Exercise brief — Find the lines below in which the string "bounding" occurs. Copy each one.

Excerpted data —
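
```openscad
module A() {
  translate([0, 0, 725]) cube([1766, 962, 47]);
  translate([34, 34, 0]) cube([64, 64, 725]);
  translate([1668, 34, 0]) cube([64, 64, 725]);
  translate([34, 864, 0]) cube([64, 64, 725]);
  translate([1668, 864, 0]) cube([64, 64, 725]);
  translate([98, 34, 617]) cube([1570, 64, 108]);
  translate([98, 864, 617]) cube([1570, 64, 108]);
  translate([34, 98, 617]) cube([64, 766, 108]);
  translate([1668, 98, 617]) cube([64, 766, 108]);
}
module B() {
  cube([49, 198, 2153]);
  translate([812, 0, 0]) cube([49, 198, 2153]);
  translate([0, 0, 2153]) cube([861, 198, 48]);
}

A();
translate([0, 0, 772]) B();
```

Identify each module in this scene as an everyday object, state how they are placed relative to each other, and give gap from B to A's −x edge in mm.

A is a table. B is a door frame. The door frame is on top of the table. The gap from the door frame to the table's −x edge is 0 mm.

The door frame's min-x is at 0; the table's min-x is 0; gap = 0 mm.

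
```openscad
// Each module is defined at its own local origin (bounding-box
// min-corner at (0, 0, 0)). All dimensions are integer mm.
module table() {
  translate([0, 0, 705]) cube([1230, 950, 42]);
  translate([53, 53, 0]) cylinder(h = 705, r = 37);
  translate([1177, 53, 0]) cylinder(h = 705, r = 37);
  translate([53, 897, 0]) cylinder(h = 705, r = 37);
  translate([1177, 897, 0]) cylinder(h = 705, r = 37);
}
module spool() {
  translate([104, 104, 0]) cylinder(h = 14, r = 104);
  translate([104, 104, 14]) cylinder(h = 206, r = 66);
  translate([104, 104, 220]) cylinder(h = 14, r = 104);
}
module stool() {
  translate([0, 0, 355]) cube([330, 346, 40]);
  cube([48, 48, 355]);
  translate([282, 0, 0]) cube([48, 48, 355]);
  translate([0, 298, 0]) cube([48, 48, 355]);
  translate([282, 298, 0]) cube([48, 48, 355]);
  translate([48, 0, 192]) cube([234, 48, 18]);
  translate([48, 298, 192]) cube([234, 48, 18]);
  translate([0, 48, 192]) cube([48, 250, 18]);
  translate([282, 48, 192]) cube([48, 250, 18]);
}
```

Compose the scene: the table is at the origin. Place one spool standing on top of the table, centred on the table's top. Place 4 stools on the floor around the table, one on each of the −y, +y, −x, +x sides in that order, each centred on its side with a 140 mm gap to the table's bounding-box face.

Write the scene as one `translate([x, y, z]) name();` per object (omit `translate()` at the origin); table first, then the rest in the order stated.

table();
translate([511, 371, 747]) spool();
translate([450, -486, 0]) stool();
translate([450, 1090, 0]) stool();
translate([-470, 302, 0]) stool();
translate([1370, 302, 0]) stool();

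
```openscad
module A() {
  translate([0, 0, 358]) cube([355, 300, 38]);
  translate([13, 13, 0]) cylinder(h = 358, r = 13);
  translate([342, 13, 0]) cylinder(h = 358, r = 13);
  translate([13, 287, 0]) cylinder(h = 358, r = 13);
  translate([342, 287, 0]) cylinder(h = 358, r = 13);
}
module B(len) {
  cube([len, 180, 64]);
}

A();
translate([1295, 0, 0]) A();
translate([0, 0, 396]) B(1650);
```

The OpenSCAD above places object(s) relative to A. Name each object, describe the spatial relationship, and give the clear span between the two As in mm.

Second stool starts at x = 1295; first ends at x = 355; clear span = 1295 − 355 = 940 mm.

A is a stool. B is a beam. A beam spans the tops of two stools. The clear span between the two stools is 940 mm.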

==

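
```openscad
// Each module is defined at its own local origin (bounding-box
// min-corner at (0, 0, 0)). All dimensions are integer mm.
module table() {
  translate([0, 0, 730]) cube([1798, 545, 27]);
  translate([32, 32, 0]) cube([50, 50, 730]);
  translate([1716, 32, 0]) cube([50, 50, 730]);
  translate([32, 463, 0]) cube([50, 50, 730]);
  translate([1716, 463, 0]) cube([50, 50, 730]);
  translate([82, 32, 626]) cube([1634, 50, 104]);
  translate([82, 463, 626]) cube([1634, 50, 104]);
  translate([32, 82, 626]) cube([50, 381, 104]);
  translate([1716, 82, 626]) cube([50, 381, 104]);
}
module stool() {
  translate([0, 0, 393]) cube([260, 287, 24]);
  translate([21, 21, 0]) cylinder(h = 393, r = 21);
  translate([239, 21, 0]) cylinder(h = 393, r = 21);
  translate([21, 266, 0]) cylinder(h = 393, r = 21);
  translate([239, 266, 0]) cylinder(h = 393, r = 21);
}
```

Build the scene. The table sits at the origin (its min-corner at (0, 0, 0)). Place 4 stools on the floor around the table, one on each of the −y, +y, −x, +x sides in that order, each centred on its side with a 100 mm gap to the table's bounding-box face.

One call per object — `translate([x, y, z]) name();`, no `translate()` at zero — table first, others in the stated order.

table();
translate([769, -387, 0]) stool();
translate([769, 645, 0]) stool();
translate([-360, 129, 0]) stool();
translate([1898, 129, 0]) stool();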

---

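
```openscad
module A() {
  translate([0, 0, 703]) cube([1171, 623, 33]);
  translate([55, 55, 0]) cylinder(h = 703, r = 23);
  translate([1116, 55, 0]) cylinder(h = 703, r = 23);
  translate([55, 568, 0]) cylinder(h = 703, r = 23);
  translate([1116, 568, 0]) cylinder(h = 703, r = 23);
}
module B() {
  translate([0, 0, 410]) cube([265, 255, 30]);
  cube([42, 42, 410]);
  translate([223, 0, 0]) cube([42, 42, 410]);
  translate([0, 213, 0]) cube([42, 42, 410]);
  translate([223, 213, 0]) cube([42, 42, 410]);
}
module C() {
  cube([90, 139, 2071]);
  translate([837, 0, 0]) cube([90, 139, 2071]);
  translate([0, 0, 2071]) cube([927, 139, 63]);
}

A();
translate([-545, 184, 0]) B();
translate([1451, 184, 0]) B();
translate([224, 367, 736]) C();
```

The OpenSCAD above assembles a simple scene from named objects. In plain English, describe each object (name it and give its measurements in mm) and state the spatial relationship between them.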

Response to this task —
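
// Each module is defined at its own local origin (bounding-box
Compose the scene: the table is at the origin. Place one spool standing on top of the table, centred on the table's top. Place 4 stools on the floor around the table, one on each of the −y, +y, −x, +x sides in that order, each centred on its side with a 140 mm gap to the table's bounding-box face.
// Each module is defined at its own local origin (bounding-box
Build the scene. The table sits at the origin (its min-corner at (0, 0, 0)). Place 4 stools on the floor around the table, one on each of the −y, +y, −x, +x sides in that order, each centred on its side with a 100 mm gap to the table's bounding-box face.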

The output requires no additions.